[Records for this exercise — start]

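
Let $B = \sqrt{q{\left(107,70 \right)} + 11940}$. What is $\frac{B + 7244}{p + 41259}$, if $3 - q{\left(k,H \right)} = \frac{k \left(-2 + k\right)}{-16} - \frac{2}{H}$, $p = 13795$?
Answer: $\frac{3622}{27527} + \frac{\sqrt{247846235}}{7707560} \approx 0.13362$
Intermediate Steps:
$q{\left(k,H \right)} = 3 + \frac{2}{H} + \frac{k \left(-2 + k\right)}{16}$ ($q{\left(k,H \right)} = 3 - \left(\frac{k \left(-2 + k\right)}{-16} - \frac{2}{H}\right) = 3 - \left(k \left(-2 + k\right) \left(- \frac{1}{16}\right) - \frac{2}{H}\right) = 3 - \left(- \frac{k \left(-2 + k\right)}{16} - \frac{2}{H}\right) = 3 - \left(- \frac{2}{H} - \frac{k \left(-2 + k\right)}{16}\right) = 3 + \left(\frac{2}{H} + \frac{k \left(-2 + k\right)}{16}\right) = 3 + \frac{2}{H} + \frac{k \left(-2 + k\right)}{16}$)
$B = \frac{\sqrt{247846235}}{140}$ ($B = \sqrt{\left(3 + \frac{2}{70} - \frac{107}{8} + \frac{107^{2}}{16}\right) + 11940} = \sqrt{\left(3 + 2 \cdot \frac{1}{70} - \frac{107}{8} + \frac{1}{16} \cdot 11449\right) + 11940} = \sqrt{\left(3 + \frac{1}{35} - \frac{107}{8} + \frac{11449}{16}\right) + 11940} = \sqrt{\frac{394921}{560} + 11940} = \sqrt{\frac{7081321}{560}} = \frac{\sqrt{247846235}}{140} \approx 112.45$)
$\frac{B + 7244}{p + 41259} = \frac{\frac{\sqrt{247846235}}{140} + 7244}{13795 + 41259} = \frac{7244 + \frac{\sqrt{247846235}}{140}}{55054} = \left(7244 + \frac{\sqrt{247846235}}{140}\right) \frac{1}{55054} = \frac{3622}{27527} + \frac{\sqrt{247846235}}{7707560}$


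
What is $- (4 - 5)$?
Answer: $1$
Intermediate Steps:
$- (4 - 5) = \left(-1\right) \left(-1\right) = 1$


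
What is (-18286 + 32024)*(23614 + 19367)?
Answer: 590472978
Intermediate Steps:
(-18286 + 32024)*(23614 + 19367) = 13738*42981 = 590472978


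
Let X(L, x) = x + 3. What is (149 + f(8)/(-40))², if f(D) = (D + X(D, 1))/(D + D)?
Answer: 568202569/25600 ≈ 22195.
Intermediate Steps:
X(L, x) = 3 + x
f(D) = (4 + D)/(2*D) (f(D) = (D + (3 + 1))/(D + D) = (D + 4)/((2*D)) = (4 + D)*(1/(2*D)) = (4 + D)/(2*D))
(149 + f(8)/(-40))² = (149 + ((½)*(4 + 8)/8)/(-40))² = (149 + ((½)*(⅛)*12)*(-1/40))² = (149 + (¾)*(-1/40))² = (149 - 3/160)² = (23837/160)² = 568202569/25600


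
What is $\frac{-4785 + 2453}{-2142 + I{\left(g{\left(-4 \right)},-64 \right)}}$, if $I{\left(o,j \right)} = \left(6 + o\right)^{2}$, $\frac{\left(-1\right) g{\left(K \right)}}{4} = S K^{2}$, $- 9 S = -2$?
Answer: $\frac{94446}{84013} \approx 1.1242$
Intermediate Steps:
$S = \frac{2}{9}$ ($S = \left(- \frac{1}{9}\right) \left(-2\right) = \frac{2}{9} \approx 0.22222$)
$g{\left(K \right)} = - \frac{8 K^{2}}{9}$ ($g{\left(K \right)} = - 4 \frac{2 K^{2}}{9} = - \frac{8 K^{2}}{9}$)
$\frac{-4785 + 2453}{-2142 + I{\left(g{\left(-4 \right)},-64 \right)}} = \frac{-4785 + 2453}{-2142 + \left(6 - \frac{8 \left(-4\right)^{2}}{9}\right)^{2}} = - \frac{2332}{-2142 + \left(6 - \frac{128}{9}\right)^{2}} = - \frac{2332}{-2142 + \left(- \frac{74}{9}\right)^{2}} = - \frac{2332}{-2142 + \frac{5476}{81}} = - \frac{2332}{- \frac{168026}{81}} = \left(-2332\right) \left(- \frac{81}{168026}\right) = \frac{94446}{84013}$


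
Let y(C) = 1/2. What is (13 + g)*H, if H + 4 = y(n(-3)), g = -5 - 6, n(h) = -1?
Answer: -7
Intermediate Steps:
g = -11
y(C) = ½
H = -7/2 (H = -4 + ½ = -7/2 ≈ -3.5000)
(13 + g)*H = (13 - 11)*(-7/2) = 2*(-7/2) = -7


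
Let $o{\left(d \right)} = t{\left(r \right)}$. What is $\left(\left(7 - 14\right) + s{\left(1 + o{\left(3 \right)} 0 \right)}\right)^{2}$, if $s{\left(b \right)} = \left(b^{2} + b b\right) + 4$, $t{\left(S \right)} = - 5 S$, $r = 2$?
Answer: $1$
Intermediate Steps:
$o{\left(d \right)} = -10$ ($o{\left(d \right)} = \left(-5\right) 2 = -10$)
$s{\left(b \right)} = 4 + 2 b^{2}$ ($s{\left(b \right)} = \left(b^{2} + b^{2}\right) + 4 = 2 b^{2} + 4 = 4 + 2 b^{2}$)
$\left(\left(7 - 14\right) + s{\left(1 + o{\left(3 \right)} 0 \right)}\right)^{2} = \left(\left(7 - 14\right) + \left(4 + 2 \left(1 - 0\right)^{2}\right)\right)^{2} = \left(\left(7 - 14\right) + \left(4 + 2 \left(1 + 0\right)^{2}\right)\right)^{2} = \left(-7 + \left(4 + 2 \cdot 1^{2}\right)\right)^{2} = \left(-7 + \left(4 + 2 \cdot 1\right)\right)^{2} = \left(-7 + \left(4 + 2\right)\right)^{2} = \left(-7 + 6\right)^{2} = \left(-1\right)^{2} = 1$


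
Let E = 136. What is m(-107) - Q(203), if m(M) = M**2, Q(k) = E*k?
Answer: -16159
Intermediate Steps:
Q(k) = 136*k
m(-107) - Q(203) = (-107)**2 - 136*203 = 11449 - 1*27608 = 11449 - 27608 = -16159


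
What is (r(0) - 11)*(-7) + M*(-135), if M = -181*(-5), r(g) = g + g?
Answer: -122098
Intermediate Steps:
r(g) = 2*g
M = 905
(r(0) - 11)*(-7) + M*(-135) = (2*0 - 11)*(-7) + 905*(-135) = (0 - 11)*(-7) - 122175 = -11*(-7) - 122175 = 77 - 122175 = -122098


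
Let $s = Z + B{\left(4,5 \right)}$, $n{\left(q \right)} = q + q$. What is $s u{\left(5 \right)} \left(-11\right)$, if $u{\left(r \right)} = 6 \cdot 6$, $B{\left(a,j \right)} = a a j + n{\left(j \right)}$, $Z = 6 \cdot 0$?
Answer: $-35640$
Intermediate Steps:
$n{\left(q \right)} = 2 q$
$Z = 0$
$B{\left(a,j \right)} = 2 j + j a^{2}$ ($B{\left(a,j \right)} = a a j + 2 j = a^{2} j + 2 j = j a^{2} + 2 j = 2 j + j a^{2}$)
$s = 90$ ($s = 0 + 5 \left(2 + 4^{2}\right) = 0 + 5 \left(2 + 16\right) = 0 + 5 \cdot 18 = 0 + 90 = 90$)
$u{\left(r \right)} = 36$
$s u{\left(5 \right)} \left(-11\right) = 90 \cdot 36 \left(-11\right) = 3240 \left(-11\right) = -35640$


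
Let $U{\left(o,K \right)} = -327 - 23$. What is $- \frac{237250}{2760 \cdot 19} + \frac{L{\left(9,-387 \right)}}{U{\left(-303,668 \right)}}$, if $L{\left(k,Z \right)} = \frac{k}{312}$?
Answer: $- \frac{215901433}{47720400} \approx -4.5243$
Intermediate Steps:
$L{\left(k,Z \right)} = \frac{k}{312}$ ($L{\left(k,Z \right)} = k \frac{1}{312} = \frac{k}{312}$)
$U{\left(o,K \right)} = -350$ ($U{\left(o,K \right)} = -327 - 23 = -350$)
$- \frac{237250}{2760 \cdot 19} + \frac{L{\left(9,-387 \right)}}{U{\left(-303,668 \right)}} = - \frac{237250}{2760 \cdot 19} + \frac{\frac{1}{312} \cdot 9}{-350} = - \frac{237250}{52440} + \frac{3}{104} \left(- \frac{1}{350}\right) = \left(-237250\right) \frac{1}{52440} - \frac{3}{36400} = - \frac{23725}{5244} - \frac{3}{36400} = - \frac{215901433}{47720400}$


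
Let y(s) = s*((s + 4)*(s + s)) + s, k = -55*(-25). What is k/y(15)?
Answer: 275/1713 ≈ 0.16054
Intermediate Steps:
k = 1375
y(s) = s + 2*s**2*(4 + s) (y(s) = s*((4 + s)*(2*s)) + s = s*(2*s*(4 + s)) + s = 2*s**2*(4 + s) + s = s + 2*s**2*(4 + s))
k/y(15) = 1375/((15*(1 + 2*15**2 + 8*15))) = 1375/((15*(1 + 2*225 + 120))) = 1375/((15*(1 + 450 + 120))) = 1375/((15*571)) = 1375/8565 = 1375*(1/8565) = 275/1713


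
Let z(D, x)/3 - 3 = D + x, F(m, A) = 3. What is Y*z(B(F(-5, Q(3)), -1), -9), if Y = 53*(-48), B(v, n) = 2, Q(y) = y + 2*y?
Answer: 30528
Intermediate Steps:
Q(y) = 3*y
Y = -2544
z(D, x) = 9 + 3*D + 3*x (z(D, x) = 9 + 3*(D + x) = 9 + (3*D + 3*x) = 9 + 3*D + 3*x)
Y*z(B(F(-5, Q(3)), -1), -9) = -2544*(9 + 3*2 + 3*(-9)) = -2544*(9 + 6 - 27) = -2544*(-12) = 30528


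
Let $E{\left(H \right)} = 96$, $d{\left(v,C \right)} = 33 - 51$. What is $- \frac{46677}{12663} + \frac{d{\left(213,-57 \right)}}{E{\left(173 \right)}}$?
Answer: $- \frac{261607}{67536} \approx -3.8736$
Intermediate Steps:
$d{\left(v,C \right)} = -18$
$- \frac{46677}{12663} + \frac{d{\left(213,-57 \right)}}{E{\left(173 \right)}} = - \frac{46677}{12663} - \frac{18}{96} = \left(-46677\right) \frac{1}{12663} - \frac{3}{16} = - \frac{15559}{4221} - \frac{3}{16} = - \frac{261607}{67536}$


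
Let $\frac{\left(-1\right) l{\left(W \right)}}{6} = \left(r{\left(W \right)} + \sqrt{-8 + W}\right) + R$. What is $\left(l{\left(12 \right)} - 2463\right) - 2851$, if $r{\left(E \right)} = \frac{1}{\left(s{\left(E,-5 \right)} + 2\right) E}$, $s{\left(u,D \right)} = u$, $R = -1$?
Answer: $- \frac{148961}{28} \approx -5320.0$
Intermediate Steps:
$r{\left(E \right)} = \frac{1}{E \left(2 + E\right)}$ ($r{\left(E \right)} = \frac{1}{\left(E + 2\right) E} = \frac{1}{\left(2 + E\right) E} = \frac{1}{E \left(2 + E\right)}$)
$l{\left(W \right)} = 6 - 6 \sqrt{-8 + W} - \frac{6}{W \left(2 + W\right)}$ ($l{\left(W \right)} = - 6 \left(\left(\frac{1}{W \left(2 + W\right)} + \sqrt{-8 + W}\right) - 1\right) = - 6 \left(\left(\sqrt{-8 + W} + \frac{1}{W \left(2 + W\right)}\right) - 1\right) = - 6 \left(-1 + \sqrt{-8 + W} + \frac{1}{W \left(2 + W\right)}\right) = 6 - 6 \sqrt{-8 + W} - \frac{6}{W \left(2 + W\right)}$)
$\left(l{\left(12 \right)} - 2463\right) - 2851 = \left(\frac{6 \left(-1 + 12 \left(1 - \sqrt{-8 + 12}\right) \left(2 + 12\right)\right)}{12 \left(2 + 12\right)} - 2463\right) - 2851 = \left(6 \cdot \frac{1}{12} \cdot \frac{1}{14} \left(-1 + 12 \left(1 - \sqrt{4}\right) 14\right) - 2463\right) - 2851 = \left(6 \cdot \frac{1}{12} \cdot \frac{1}{14} \left(-1 + 12 \left(1 - 2\right) 14\right) - 2463\right) - 2851 = \left(6 \cdot \frac{1}{12} \cdot \frac{1}{14} \left(-1 + 12 \left(-1\right) 14\right) - 2463\right) - 2851 = \left(6 \cdot \frac{1}{12} \cdot \frac{1}{14} \left(-1 - 168\right) - 2463\right) - 2851 = \left(6 \cdot \frac{1}{12} \cdot \frac{1}{14} \left(-169\right) - 2463\right) - 2851 = \left(- \frac{169}{28} - 2463\right) - 2851 = - \frac{69133}{28} - 2851 = - \frac{148961}{28}$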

[Records for this exercise — finish]

> [What to produce]
Above are the records; repeat exactly the lines from the one holding "Let E = 136." down to the one holding "What is (r(0)", end lines included.

> [Response for this exercise]
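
Let E = 136. What is m(-107) - Q(203), if m(M) = M**2, Q(k) = E*k?
Answer: -16159
Intermediate Steps:
Q(k) = 136*k
m(-107) - Q(203) = (-107)**2 - 136*203 = 11449 - 1*27608 = 11449 - 27608 = -16159


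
What is (r(0) - 11)*(-7) + M*(-135), if M = -181*(-5), r(g) = g + g?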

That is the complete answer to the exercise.